### [PROBLEM DESCRIPTION]
From the line with "Affix table: GRD=ib" to the line with "Phonological rules (ordered): 1.", retype every line exactly, including those two, and leave out the rest of the data below.

EXERCISE MATERIAL: Begin

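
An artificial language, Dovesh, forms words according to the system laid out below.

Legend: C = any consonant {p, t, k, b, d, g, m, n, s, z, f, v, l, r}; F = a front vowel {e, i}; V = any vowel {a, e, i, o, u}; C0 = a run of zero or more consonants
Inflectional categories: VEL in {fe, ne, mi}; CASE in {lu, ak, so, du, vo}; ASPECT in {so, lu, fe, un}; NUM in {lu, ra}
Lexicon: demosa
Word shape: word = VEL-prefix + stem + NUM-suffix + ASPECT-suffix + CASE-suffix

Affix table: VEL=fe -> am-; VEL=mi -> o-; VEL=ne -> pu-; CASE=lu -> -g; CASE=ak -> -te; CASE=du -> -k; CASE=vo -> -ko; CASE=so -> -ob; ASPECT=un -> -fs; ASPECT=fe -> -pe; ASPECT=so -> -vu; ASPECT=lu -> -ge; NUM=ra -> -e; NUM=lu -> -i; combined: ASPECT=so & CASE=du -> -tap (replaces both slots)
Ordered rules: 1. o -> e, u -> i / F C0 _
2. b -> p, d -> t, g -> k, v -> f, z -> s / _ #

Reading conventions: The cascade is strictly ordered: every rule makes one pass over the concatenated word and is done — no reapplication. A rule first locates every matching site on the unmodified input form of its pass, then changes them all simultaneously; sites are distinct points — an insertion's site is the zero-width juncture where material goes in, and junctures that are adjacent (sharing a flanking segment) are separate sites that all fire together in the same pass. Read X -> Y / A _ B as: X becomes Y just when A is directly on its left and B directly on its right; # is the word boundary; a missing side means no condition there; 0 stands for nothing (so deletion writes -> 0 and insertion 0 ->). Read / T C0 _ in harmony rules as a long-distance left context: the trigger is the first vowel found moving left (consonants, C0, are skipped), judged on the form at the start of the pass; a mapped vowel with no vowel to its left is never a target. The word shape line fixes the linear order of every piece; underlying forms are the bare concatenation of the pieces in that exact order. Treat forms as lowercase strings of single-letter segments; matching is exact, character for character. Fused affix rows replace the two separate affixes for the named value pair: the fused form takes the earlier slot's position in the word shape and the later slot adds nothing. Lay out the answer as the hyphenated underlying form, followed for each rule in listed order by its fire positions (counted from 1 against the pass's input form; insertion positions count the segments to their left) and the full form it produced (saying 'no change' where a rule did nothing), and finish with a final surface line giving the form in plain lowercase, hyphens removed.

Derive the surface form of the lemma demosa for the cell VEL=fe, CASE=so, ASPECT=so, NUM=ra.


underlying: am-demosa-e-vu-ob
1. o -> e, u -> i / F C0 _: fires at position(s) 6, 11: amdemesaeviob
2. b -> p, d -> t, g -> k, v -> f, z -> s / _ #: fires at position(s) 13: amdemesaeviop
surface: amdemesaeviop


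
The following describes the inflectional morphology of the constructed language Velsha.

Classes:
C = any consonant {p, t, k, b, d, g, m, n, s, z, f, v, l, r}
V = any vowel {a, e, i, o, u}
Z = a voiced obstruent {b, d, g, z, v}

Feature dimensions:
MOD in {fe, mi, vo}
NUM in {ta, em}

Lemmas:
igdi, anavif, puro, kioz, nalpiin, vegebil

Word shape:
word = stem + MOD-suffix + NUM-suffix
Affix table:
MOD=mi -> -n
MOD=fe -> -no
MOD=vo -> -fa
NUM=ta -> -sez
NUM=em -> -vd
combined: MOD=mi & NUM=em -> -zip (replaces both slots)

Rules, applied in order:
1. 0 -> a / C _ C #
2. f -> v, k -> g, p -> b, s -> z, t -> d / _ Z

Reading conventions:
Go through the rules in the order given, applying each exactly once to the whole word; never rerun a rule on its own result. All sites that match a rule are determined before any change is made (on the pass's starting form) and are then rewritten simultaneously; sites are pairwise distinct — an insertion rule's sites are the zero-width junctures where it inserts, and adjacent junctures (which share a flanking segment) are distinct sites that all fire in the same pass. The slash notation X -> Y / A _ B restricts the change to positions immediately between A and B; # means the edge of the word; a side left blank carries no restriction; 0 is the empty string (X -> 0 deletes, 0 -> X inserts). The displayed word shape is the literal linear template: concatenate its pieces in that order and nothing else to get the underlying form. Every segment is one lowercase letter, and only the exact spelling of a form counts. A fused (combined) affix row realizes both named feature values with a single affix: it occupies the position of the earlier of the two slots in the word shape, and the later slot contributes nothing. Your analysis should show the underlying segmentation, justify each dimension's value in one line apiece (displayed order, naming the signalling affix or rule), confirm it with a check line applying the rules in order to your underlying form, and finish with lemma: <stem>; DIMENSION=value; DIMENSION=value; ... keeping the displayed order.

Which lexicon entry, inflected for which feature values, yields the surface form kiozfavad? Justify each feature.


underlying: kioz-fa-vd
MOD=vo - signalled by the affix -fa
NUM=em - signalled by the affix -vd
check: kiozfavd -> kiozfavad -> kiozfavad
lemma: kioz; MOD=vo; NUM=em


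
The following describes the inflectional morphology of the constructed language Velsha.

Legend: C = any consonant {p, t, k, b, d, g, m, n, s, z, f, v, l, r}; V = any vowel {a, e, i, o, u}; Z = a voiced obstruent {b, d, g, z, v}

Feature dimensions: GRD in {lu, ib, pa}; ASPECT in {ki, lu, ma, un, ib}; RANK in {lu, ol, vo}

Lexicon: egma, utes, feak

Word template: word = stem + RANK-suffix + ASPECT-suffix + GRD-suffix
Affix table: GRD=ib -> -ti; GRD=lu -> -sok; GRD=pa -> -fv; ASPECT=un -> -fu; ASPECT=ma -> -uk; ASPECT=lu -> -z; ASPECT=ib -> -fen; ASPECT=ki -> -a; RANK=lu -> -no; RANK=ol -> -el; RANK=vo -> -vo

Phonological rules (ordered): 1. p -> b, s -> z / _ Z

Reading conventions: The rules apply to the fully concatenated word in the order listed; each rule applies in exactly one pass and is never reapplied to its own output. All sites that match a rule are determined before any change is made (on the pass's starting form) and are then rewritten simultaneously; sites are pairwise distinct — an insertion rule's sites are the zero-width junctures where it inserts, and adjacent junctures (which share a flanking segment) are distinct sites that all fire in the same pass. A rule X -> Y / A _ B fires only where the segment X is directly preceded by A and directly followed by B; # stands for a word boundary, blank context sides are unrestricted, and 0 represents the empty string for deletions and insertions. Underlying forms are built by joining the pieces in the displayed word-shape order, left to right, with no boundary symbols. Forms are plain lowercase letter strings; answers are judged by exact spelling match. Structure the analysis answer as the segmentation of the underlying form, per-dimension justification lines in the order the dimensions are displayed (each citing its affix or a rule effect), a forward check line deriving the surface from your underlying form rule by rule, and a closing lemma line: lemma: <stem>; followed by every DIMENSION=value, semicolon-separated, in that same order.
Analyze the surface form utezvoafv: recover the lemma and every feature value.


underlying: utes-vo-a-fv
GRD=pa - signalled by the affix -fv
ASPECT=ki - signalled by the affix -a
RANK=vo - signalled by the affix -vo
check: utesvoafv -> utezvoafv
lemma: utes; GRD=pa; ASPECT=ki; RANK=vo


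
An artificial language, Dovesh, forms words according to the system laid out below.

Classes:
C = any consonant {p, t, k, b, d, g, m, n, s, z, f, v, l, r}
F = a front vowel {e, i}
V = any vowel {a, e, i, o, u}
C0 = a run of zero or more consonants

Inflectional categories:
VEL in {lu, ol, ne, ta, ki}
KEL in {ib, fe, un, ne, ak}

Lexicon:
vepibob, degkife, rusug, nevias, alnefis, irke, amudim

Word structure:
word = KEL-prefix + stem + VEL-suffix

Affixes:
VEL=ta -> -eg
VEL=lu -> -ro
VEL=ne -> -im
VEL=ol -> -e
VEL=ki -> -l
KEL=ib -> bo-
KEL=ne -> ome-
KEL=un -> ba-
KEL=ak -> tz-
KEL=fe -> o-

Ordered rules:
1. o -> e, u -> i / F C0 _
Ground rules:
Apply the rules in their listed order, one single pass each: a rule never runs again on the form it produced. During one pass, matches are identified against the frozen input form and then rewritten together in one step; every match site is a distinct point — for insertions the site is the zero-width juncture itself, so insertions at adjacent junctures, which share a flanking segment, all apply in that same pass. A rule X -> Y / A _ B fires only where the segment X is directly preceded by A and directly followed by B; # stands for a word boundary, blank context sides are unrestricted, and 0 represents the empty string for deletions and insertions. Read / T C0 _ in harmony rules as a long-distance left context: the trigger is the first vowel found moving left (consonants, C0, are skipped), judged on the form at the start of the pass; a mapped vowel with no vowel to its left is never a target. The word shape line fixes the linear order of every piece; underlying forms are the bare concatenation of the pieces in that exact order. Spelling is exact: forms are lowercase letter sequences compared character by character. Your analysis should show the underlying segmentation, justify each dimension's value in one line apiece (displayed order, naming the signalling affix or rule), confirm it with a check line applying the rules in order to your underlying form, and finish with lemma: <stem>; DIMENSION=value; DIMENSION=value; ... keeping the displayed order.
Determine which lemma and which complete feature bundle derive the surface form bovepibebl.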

EXERCISE MATERIAL: End

### [TASK RESULT]
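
Affix table: GRD=ib -> -ti; GRD=lu -> -sok; GRD=pa -> -fv; ASPECT=un -> -fu; ASPECT=ma -> -uk; ASPECT=lu -> -z; ASPECT=ib -> -fen; ASPECT=ki -> -a; RANK=lu -> -no; RANK=ol -> -el; RANK=vo -> -vo

Phonological rules (ordered): 1. p -> b, s -> z / _ Z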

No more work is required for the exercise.